◆ Assignment
Each line below needs to be printed again exactly.

◆ The records
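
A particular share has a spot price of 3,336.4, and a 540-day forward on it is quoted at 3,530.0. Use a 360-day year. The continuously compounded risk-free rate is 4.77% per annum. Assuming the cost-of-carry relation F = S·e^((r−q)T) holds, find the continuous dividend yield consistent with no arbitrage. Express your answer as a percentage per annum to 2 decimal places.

1.01%

From F = S·e^((r−q)T): (r − q) = ln(F/S)/T
ln(3530.0/3336.4) = ln(1.058027) = 0.056406
(r − q) = 0.056406 / (540/360) = 0.037604
q = r − ln(F/S)/T = 0.0477 − 0.037604 = 0.010096
q = 1.01%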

◆ Final answer
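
A particular share has a spot price of 3,336.4, and a 540-day forward on it is quoted at 3,530.0. Use a 360-day year. The continuously compounded risk-free rate is 4.77% per annum. Assuming the cost-of-carry relation F = S·e^((r−q)T) holds, find the continuous dividend yield consistent with no arbitrage. Express your answer as a percentage per annum to 2 decimal places.

1.01%

From F = S·e^((r−q)T): (r − q) = ln(F/S)/T
ln(3530.0/3336.4) = ln(1.058027) = 0.056406
(r − q) = 0.056406 / (540/360) = 0.037604
q = r − ln(F/S)/T = 0.0477 − 0.037604 = 0.010096
q = 1.01%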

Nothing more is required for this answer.